**Exercise objective**
Go through the entries below and tally the lines containing the string "Minimize"; report only the tally.

**Input data**
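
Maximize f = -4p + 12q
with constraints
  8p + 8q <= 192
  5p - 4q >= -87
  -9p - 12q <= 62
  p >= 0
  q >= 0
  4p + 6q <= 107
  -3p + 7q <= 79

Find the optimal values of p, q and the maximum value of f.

Vertices and f = -4p + 12q:
  (24, 0) → f = -96
  (37/2, 11/2) → f = -8
  (0, 0) → f = 0
  (0, 79/7) → f = 948/7
  (275/46, 637/46) → f = 3272/23

At the optimal vertex, 4p + 6q = 107 and -3p + 7q = 79.
Solving simultaneously gives p = 275/46, q = 637/46.

p = 275/46, q = 637/46, maximum f = 3272/23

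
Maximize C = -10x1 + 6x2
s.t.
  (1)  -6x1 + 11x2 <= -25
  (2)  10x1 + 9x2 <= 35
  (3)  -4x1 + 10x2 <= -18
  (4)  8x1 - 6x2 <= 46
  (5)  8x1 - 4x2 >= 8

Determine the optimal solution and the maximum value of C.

x1 = -3/16, x2 = -19/8, maximum C = -99/8

Vertices and C = -10x1 + 6x2:
  (13/4, -1/2) → C = -71/2
  (-3/16, -19/8) → C = -99/8
  (64/17, -5/17) → C = -670/17
  (52/11, -15/11) → C = -610/11
  (-17/2, -19) → C = -29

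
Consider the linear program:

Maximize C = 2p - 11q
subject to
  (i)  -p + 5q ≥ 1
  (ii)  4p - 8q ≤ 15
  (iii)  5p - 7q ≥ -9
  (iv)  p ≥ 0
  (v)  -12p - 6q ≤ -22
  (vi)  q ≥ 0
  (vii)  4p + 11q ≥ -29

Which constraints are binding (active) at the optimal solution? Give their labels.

Corner points and C = 2p - 11q:
  (83/12, 19/12) → C = -43/12
  (52/33, 17/33) → C = -83/33
  (50/57, 109/57) → C = -1099/57
The feasible region is unbounded (it extends along (2, 1), (7, 5)), but C strictly decreases along every unbounded feasible direction, so there is no improving ray and the maximum is attained at a vertex.

The maximum is at (52/33, 17/33). Substituting into each constraint, equality holds for (i) and (v); the remaining constraints have slack.

(i) and (v)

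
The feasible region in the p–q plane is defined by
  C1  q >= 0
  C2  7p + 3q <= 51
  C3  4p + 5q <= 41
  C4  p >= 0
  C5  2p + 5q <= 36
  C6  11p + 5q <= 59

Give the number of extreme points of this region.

Pairwise boundary intersections that survive every other constraint:
  (0, 0)
  (59/11, 0)
  (5/2, 31/5)
  (18/7, 43/7)
  (0, 36/5)

5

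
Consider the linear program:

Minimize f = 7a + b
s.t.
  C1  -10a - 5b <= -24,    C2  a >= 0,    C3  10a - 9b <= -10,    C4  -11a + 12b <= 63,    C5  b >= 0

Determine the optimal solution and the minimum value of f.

a = 0, b = 24/5, minimum f = 24/5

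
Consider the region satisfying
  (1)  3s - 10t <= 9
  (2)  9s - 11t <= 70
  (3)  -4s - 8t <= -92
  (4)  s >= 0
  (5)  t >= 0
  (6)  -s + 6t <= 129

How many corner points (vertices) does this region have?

Of the 15 pairwise boundary intersections, those satisfying every inequality are:
  (393/29, 137/29)
  (1839/43, 1231/43)
  (0, 23/2)
  (0, 43/2)

4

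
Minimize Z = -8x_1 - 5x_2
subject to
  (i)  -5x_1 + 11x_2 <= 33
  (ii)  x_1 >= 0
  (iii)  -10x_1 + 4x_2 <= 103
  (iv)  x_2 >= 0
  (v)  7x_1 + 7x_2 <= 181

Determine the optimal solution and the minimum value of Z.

Corner points and Z = -8x_1 - 5x_2:
  (0, 3) → Z = -15
  (110/7, 71/7) → Z = -1235/7
  (0, 0) → Z = 0
  (181/7, 0) → Z = -1448/7

The optimum lies where x_2 = 0 and 7x_1 + 7x_2 = 181.
Solving simultaneously gives x_1 = 181/7, x_2 = 0.

x_1 = 181/7, x_2 = 0, minimum Z = -1448/7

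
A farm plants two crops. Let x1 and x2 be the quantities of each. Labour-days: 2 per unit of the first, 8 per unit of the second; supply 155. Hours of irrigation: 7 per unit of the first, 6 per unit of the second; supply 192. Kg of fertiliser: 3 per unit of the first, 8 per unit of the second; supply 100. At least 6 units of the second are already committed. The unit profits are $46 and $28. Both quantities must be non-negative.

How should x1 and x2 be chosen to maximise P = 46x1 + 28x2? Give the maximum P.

Feasible corners and P = 46x1 + 28x2:
  (0, 25/2) → P = 350
  (0, 6) → P = 168
  (52/3, 6) → P = 2896/3

x1 = 52/3, x2 = 6, maximum P = 2896/3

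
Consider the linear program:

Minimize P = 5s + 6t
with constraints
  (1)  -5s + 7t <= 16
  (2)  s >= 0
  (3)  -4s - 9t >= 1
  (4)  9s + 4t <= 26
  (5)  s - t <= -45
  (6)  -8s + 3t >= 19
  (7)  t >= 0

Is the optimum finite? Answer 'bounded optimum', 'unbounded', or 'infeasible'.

infeasible

The boundaries -8s + 3t = 19 and t = 0 meet at (-19/8, 0), but that point violates s ≥ 0. Every candidate vertex is excluded by some other constraint, so the feasible region is empty.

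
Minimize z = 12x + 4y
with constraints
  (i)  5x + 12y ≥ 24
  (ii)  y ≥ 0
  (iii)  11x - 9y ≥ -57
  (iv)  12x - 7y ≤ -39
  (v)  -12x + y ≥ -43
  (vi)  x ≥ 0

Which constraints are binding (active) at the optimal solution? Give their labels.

(iv) and (vi)

Vertices and z = 12x + 4y:
  (48/31, 255/31) → z = 1596/31
  (0, 19/3) → z = 76/3
  (0, 39/7) → z = 156/7

The minimum is at (0, 39/7). Substituting into each constraint, equality holds for (iv) and (vi); the remaining constraints have slack.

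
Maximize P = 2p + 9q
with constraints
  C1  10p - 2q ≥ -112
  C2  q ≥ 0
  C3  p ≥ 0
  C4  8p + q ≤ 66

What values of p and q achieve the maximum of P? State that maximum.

Extreme points and P = 2p + 9q:
  (0, 56) → P = 504
  (10/13, 778/13) → P = 7022/13
  (0, 0) → P = 0
  (33/4, 0) → P = 33/2

p = 10/13, q = 778/13, maximum P = 7022/13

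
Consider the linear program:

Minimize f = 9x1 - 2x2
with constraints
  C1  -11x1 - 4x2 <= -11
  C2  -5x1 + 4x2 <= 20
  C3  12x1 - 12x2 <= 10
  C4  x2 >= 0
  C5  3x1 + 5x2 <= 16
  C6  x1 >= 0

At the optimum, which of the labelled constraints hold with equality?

C5 and C6

Extreme points and f = 9x1 - 2x2:
  (43/45, 11/90) → f = 376/45
  (0, 11/4) → f = -11/2
  (121/48, 27/16) → f = 309/16
  (0, 16/5) → f = -32/5

The minimum is at (0, 16/5). Substituting into each constraint, equality holds for C5 and C6; the remaining constraints have slack.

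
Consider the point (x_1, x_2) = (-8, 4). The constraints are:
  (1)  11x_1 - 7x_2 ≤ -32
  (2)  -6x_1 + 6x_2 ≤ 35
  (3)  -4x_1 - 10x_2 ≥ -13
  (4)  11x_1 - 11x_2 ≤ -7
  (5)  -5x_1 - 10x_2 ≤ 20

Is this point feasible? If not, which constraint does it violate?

not feasible — violates (2)

Constraint (2): -6x_1 + 6x_2 = 72, which is not ≤ 35. All other constraints are satisfied.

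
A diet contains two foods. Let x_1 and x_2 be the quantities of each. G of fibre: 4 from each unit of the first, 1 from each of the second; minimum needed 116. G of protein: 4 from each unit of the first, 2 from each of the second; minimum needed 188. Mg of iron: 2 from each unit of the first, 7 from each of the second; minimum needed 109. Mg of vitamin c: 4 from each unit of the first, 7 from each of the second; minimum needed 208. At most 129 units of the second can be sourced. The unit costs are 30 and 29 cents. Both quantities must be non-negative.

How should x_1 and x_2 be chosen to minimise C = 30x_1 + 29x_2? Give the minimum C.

Corner points and C = 30x_1 + 29x_2:
  (0, 116) → C = 3364
  (0, 129) → C = 3741
  (109/2, 0) → C = 1635
  (11, 72) → C = 2418
  (45, 4) → C = 1466
  (99/2, 10/7) → C = 10685/7
The feasible region is unbounded (it extends along (1, 0)), but C strictly increases along every unbounded feasible direction, so there is no improving ray and the minimum is attained at a vertex.

The binding constraints are 4x_1 + 2x_2 = 188 and 4x_1 + 7x_2 = 208.
Solving simultaneously gives x_1 = 45, x_2 = 4.

x_1 = 45, x_2 = 4, minimum C = 1466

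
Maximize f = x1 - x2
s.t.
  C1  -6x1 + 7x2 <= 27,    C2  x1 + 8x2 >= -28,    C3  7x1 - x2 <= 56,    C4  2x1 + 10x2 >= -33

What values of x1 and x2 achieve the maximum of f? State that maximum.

The optimum lies where x1 + 8x2 = -28 and 7x1 - x2 = 56.
Solving simultaneously gives x1 = 140/19, x2 = -84/19.

x1 = 140/19, x2 = -84/19, maximum f = 224/19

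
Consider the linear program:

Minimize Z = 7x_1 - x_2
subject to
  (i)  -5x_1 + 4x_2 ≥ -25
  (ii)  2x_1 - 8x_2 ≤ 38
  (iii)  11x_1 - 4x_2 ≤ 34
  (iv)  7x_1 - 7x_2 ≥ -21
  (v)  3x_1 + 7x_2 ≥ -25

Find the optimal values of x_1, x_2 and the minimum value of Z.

Extreme points and Z = 7x_1 - x_2:
  (46/7, 67/7) → Z = 255/7
  (138/89, -377/89) → Z = 1343/89
  (-23/5, -8/5) → Z = -153/5

x_1 = -23/5, x_2 = -8/5, minimum Z = -153/5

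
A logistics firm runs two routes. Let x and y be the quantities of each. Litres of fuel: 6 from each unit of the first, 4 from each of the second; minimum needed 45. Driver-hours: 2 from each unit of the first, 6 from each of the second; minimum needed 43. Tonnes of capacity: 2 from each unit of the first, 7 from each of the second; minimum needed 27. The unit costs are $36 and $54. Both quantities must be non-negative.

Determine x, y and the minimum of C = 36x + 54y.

x = 7/2, y = 6, minimum C = 450

Feasible corners and C = 36x + 54y:
  (0, 45/4) → C = 1215/2
  (43/2, 0) → C = 774
  (7/2, 6) → C = 450
The feasible region is unbounded (it extends along (0, 1), (1, 0)), but C strictly increases along every unbounded feasible direction, so there is no improving ray and the minimum is attained at a vertex.

The optimum lies where 6x + 4y = 45 and 2x + 6y = 43.
Solving simultaneously gives x = 7/2, y = 6.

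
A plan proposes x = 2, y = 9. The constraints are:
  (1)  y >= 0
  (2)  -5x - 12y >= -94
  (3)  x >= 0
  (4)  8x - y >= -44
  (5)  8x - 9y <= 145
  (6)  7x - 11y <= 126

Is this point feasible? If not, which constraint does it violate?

not feasible — violates (2)

Constraint (2): -5x - 12y = -118, which is not ≥ -94. All other constraints are satisfied.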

**Solution to the problem**
6